What you need to do »
Output the data below exactly, down to the last character.

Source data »
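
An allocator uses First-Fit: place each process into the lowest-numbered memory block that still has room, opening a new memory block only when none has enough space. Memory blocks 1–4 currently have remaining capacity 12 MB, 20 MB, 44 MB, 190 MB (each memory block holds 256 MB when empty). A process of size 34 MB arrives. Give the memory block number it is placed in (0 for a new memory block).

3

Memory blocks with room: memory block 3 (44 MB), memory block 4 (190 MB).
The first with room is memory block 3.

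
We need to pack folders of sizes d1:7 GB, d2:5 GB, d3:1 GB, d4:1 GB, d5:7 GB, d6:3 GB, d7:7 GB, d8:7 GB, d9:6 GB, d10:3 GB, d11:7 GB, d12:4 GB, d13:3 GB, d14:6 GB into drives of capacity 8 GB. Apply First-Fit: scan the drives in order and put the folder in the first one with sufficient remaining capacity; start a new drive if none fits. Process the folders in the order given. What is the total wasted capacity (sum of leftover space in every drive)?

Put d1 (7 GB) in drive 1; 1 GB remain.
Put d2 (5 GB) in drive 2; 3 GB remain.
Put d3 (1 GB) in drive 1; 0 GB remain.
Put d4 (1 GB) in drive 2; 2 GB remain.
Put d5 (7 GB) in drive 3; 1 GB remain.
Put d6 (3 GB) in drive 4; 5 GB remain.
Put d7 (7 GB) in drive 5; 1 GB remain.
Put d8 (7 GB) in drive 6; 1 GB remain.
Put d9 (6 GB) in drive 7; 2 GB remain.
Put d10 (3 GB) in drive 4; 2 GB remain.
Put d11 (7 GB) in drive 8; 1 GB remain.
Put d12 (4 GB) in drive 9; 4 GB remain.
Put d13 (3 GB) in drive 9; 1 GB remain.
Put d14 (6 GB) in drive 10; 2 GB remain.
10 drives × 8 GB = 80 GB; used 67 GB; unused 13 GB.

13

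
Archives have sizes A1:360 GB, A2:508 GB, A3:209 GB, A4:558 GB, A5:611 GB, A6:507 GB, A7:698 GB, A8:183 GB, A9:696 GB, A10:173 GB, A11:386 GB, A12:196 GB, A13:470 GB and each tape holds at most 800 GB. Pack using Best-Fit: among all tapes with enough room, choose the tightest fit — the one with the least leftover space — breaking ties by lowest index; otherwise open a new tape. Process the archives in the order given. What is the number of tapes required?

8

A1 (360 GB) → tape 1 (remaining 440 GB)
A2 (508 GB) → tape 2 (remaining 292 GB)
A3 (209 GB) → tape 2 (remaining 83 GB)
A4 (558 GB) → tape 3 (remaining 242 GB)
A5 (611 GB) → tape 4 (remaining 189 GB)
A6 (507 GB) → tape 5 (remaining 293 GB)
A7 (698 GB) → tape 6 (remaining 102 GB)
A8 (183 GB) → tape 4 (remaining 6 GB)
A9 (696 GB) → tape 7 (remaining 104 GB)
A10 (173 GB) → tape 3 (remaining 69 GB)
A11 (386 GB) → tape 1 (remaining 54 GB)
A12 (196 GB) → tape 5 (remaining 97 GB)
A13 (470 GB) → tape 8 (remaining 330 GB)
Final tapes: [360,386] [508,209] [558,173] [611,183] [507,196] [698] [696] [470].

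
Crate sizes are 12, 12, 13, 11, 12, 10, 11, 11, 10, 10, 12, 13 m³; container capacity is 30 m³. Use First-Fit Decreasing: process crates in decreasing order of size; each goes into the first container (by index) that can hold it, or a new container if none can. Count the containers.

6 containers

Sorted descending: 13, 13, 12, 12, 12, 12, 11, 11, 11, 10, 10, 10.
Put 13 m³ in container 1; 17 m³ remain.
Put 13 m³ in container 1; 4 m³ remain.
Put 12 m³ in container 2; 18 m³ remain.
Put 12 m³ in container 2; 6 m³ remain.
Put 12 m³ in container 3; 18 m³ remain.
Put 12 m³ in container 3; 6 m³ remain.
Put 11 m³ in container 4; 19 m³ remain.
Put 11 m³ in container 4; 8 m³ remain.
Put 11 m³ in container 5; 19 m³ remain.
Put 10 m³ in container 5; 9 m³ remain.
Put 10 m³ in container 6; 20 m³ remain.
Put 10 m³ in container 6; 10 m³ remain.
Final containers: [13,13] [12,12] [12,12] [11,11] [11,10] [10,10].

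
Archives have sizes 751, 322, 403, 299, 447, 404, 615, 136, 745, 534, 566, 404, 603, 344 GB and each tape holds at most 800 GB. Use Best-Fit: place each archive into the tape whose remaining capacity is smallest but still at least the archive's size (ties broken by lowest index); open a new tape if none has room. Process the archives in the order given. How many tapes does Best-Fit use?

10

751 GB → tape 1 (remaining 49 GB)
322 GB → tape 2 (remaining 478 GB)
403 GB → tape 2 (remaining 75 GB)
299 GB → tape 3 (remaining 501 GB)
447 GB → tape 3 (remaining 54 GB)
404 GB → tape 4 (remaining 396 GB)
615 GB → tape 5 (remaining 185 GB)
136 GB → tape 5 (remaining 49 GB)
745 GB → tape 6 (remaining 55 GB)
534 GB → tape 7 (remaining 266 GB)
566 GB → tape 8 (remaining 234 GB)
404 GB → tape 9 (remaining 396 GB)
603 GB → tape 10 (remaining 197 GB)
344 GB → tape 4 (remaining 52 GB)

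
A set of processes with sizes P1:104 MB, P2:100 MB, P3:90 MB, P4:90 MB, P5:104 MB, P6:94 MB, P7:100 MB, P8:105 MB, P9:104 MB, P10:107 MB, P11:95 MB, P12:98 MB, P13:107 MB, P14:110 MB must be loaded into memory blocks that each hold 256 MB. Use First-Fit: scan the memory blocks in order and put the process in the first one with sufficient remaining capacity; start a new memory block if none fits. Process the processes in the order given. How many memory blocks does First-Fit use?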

Response for this exercise »
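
An allocator uses First-Fit: place each process into the lowest-numbered memory block that still has room, opening a new memory block only when none has enough space. Memory blocks 1–4 currently have remaining capacity 12 MB, 20 MB, 44 MB, 190 MB (each memory block holds 256 MB when empty). A process of size 34 MB arrives. Give the memory block number it is placed in (0 for a new memory block).

3

Memory blocks with room: memory block 3 (44 MB), memory block 4 (190 MB).
The first with room is memory block 3.

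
We need to pack folders of sizes d1:7 GB, d2:5 GB, d3:1 GB, d4:1 GB, d5:7 GB, d6:3 GB, d7:7 GB, d8:7 GB, d9:6 GB, d10:3 GB, d11:7 GB, d12:4 GB, d13:3 GB, d14:6 GB into drives of capacity 8 GB. Apply First-Fit: scan the drives in order and put the folder in the first one with sufficient remaining capacity; start a new drive if none fits. Process the folders in the order given. What is the total wasted capacity (sum of leftover space in every drive)?

Put d1 (7 GB) in drive 1; 1 GB remain.
Put d2 (5 GB) in drive 2; 3 GB remain.
Put d3 (1 GB) in drive 1; 0 GB remain.
Put d4 (1 GB) in drive 2; 2 GB remain.
Put d5 (7 GB) in drive 3; 1 GB remain.
Put d6 (3 GB) in drive 4; 5 GB remain.
Put d7 (7 GB) in drive 5; 1 GB remain.
Put d8 (7 GB) in drive 6; 1 GB remain.
Put d9 (6 GB) in drive 7; 2 GB remain.
Put d10 (3 GB) in drive 4; 2 GB remain.
Put d11 (7 GB) in drive 8; 1 GB remain.
Put d12 (4 GB) in drive 9; 4 GB remain.
Put d13 (3 GB) in drive 9; 1 GB remain.
Put d14 (6 GB) in drive 10; 2 GB remain.
10 drives × 8 GB = 80 GB; used 67 GB; unused 13 GB.

13

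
Archives have sizes A1:360 GB, A2:508 GB, A3:209 GB, A4:558 GB, A5:611 GB, A6:507 GB, A7:698 GB, A8:183 GB, A9:696 GB, A10:173 GB, A11:386 GB, A12:196 GB, A13:470 GB and each tape holds at most 800 GB. Pack using Best-Fit: among all tapes with enough room, choose the tightest fit — the one with the least leftover space — breaking ties by lowest index; otherwise open a new tape. Process the archives in the order given. What is the number of tapes required?

8

A1 (360 GB) → tape 1 (remaining 440 GB)
A2 (508 GB) → tape 2 (remaining 292 GB)
A3 (209 GB) → tape 2 (remaining 83 GB)
A4 (558 GB) → tape 3 (remaining 242 GB)
A5 (611 GB) → tape 4 (remaining 189 GB)
A6 (507 GB) → tape 5 (remaining 293 GB)
A7 (698 GB) → tape 6 (remaining 102 GB)
A8 (183 GB) → tape 4 (remaining 6 GB)
A9 (696 GB) → tape 7 (remaining 104 GB)
A10 (173 GB) → tape 3 (remaining 69 GB)
A11 (386 GB) → tape 1 (remaining 54 GB)
A12 (196 GB) → tape 5 (remaining 97 GB)
A13 (470 GB) → tape 8 (remaining 330 GB)
Final tapes: [360,386] [508,209] [558,173] [611,183] [507,196] [698] [696] [470].

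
Crate sizes are 12, 12, 13, 11, 12, 10, 11, 11, 10, 10, 12, 13 m³; container capacity is 30 m³. Use First-Fit Decreasing: process crates in decreasing order of size; each goes into the first container (by index) that can hold it, or a new container if none can. Count the containers.

6 containers

Sorted descending: 13, 13, 12, 12, 12, 12, 11, 11, 11, 10, 10, 10.
Put 13 m³ in container 1; 17 m³ remain.
Put 13 m³ in container 1; 4 m³ remain.
Put 12 m³ in container 2; 18 m³ remain.
Put 12 m³ in container 2; 6 m³ remain.
Put 12 m³ in container 3; 18 m³ remain.
Put 12 m³ in container 3; 6 m³ remain.
Put 11 m³ in container 4; 19 m³ remain.
Put 11 m³ in container 4; 8 m³ remain.
Put 11 m³ in container 5; 19 m³ remain.
Put 10 m³ in container 5; 9 m³ remain.
Put 10 m³ in container 6; 20 m³ remain.
Put 10 m³ in container 6; 10 m³ remain.
Final containers: [13,13] [12,12] [12,12] [11,11] [11,10] [10,10].

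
Archives have sizes 751, 322, 403, 299, 447, 404, 615, 136, 745, 534, 566, 404, 603, 344 GB and each tape holds at most 800 GB. Use Best-Fit: place each archive into the tape whose remaining capacity is smallest but still at least the archive's size (ties broken by lowest index); open a new tape if none has room. Process the archives in the order given. How many tapes does Best-Fit use?

10

751 GB → tape 1 (remaining 49 GB)
322 GB → tape 2 (remaining 478 GB)
403 GB → tape 2 (remaining 75 GB)
299 GB → tape 3 (remaining 501 GB)
447 GB → tape 3 (remaining 54 GB)
404 GB → tape 4 (remaining 396 GB)
615 GB → tape 5 (remaining 185 GB)
136 GB → tape 5 (remaining 49 GB)
745 GB → tape 6 (remaining 55 GB)
534 GB → tape 7 (remaining 266 GB)
566 GB → tape 8 (remaining 234 GB)
404 GB → tape 9 (remaining 396 GB)
603 GB → tape 10 (remaining 197 GB)
344 GB → tape 4 (remaining 52 GB)

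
A set of processes with sizes P1:104 MB, P2:100 MB, P3:90 MB, P4:90 MB, P5:104 MB, P6:94 MB, P7:100 MB, P8:105 MB, P9:104 MB, P10:107 MB, P11:95 MB, P12:98 MB, P13:107 MB, P14:110 MB must be loaded into memory blocks that each hold 256 MB. Use First-Fit: scan the memory blocks in order and put the process in the first one with sufficient remaining capacity; start a new memory block if none fits. Process the processes in the order given. How many memory blocks does First-Fit use?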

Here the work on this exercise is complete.